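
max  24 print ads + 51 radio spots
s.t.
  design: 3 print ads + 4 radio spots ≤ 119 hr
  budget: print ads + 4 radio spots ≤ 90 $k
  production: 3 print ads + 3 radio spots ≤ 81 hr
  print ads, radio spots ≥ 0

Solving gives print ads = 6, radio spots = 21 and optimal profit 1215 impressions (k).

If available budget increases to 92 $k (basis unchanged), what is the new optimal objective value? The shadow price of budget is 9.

Δb = 2, so new z* = 1215 + (9)·(2) = 1215 + 18 = 1233.

1233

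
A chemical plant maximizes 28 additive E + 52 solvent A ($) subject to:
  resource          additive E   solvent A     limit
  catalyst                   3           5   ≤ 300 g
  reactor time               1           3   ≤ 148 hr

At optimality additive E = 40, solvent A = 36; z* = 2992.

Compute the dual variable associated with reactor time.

4

Check each constraint at x*: catalyst 300/300 (tight); reactor time 148/148 (tight).
From A_Bᵀ y = c: 3·y_catalyst + 1·y_reactor time = 28; 5·y_catalyst + 3·y_reactor time = 52.
Solving: y_catalyst = 8, y_reactor time = 4.
Shadow price of reactor time = 4.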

• [Problem statement]: In the listing above, find the line with "print ads, radio spots ≥ 0" and the line with "A chemical plant", then print exactly those lines and every line between them.

• [Exercise output]:
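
  print ads, radio spots ≥ 0

Solving gives print ads = 6, radio spots = 21 and optimal profit 1215 impressions (k).

If available budget increases to 92 $k (basis unchanged), what is the new optimal objective value? The shadow price of budget is 9.

Δb = 2, so new z* = 1215 + (9)·(2) = 1215 + 18 = 1233.

1233

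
A chemical plant maximizes 28 additive E + 52 solvent A ($) subject to: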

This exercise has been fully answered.